▸ **DATA SHOWN**:
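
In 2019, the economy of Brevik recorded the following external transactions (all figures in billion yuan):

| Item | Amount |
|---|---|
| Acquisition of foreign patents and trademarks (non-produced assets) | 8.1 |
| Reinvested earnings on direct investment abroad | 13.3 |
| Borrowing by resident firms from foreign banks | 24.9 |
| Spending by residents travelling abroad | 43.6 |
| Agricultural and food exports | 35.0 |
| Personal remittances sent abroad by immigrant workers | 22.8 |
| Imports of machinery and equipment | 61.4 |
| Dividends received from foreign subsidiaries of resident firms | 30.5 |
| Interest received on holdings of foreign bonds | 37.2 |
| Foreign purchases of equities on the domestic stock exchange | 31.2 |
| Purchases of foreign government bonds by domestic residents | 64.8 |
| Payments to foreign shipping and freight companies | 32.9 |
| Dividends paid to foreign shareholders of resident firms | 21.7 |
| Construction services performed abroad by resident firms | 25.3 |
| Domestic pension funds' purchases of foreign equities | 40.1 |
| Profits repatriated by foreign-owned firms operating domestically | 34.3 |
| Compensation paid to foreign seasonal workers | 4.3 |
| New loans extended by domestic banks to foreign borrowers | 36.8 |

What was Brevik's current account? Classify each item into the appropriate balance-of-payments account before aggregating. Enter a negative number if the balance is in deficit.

-79.7

Goods: 35.0 - 61.4 = -26.4
Services: -32.9 + 25.3 - 43.6 = -51.2
Primary income: 13.3 - 21.7 - 4.3 + 37.2 - 34.3 + 30.5 = 20.7
Secondary income: -22.8
Current account = (-26.4) + (-51.2) + 20.7 + (-22.8) = -79.7
(Excluded from the current account — capital account: acquisition of foreign patents and trademarks (non-produced assets) 8.1; financial account: borrowing by resident firms from foreign banks 24.9, foreign purchases of equities on the domestic stock exchange 31.2, purchases of foreign government bonds by domestic residents 64.8, domestic pension funds' purchases of foreign equities 40.1, new loans extended by domestic banks to foreign borrowers 36.8.)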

▸ **WHAT YOU ARE ASKED TO DO**:
Repeat, word for word, every line above.

▸ **OUTPUT**:
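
In 2019, the economy of Brevik recorded the following external transactions (all figures in billion yuan):

| Item | Amount |
|---|---|
| Acquisition of foreign patents and trademarks (non-produced assets) | 8.1 |
| Reinvested earnings on direct investment abroad | 13.3 |
| Borrowing by resident firms from foreign banks | 24.9 |
| Spending by residents travelling abroad | 43.6 |
| Agricultural and food exports | 35.0 |
| Personal remittances sent abroad by immigrant workers | 22.8 |
| Imports of machinery and equipment | 61.4 |
| Dividends received from foreign subsidiaries of resident firms | 30.5 |
| Interest received on holdings of foreign bonds | 37.2 |
| Foreign purchases of equities on the domestic stock exchange | 31.2 |
| Purchases of foreign government bonds by domestic residents | 64.8 |
| Payments to foreign shipping and freight companies | 32.9 |
| Dividends paid to foreign shareholders of resident firms | 21.7 |
| Construction services performed abroad by resident firms | 25.3 |
| Domestic pension funds' purchases of foreign equities | 40.1 |
| Profits repatriated by foreign-owned firms operating domestically | 34.3 |
| Compensation paid to foreign seasonal workers | 4.3 |
| New loans extended by domestic banks to foreign borrowers | 36.8 |

What was Brevik's current account? Classify each item into the appropriate balance-of-payments account before aggregating. Enter a negative number if the balance is in deficit.

-79.7

Goods: 35.0 - 61.4 = -26.4
Services: -32.9 + 25.3 - 43.6 = -51.2
Primary income: 13.3 - 21.7 - 4.3 + 37.2 - 34.3 + 30.5 = 20.7
Secondary income: -22.8
Current account = (-26.4) + (-51.2) + 20.7 + (-22.8) = -79.7
(Excluded from the current account — capital account: acquisition of foreign patents and trademarks (non-produced assets) 8.1; financial account: borrowing by resident firms from foreign banks 24.9, foreign purchases of equities on the domestic stock exchange 31.2, purchases of foreign government bonds by domestic residents 64.8, domestic pension funds' purchases of foreign equities 40.1, new loans extended by domestic banks to foreign borrowers 36.8.)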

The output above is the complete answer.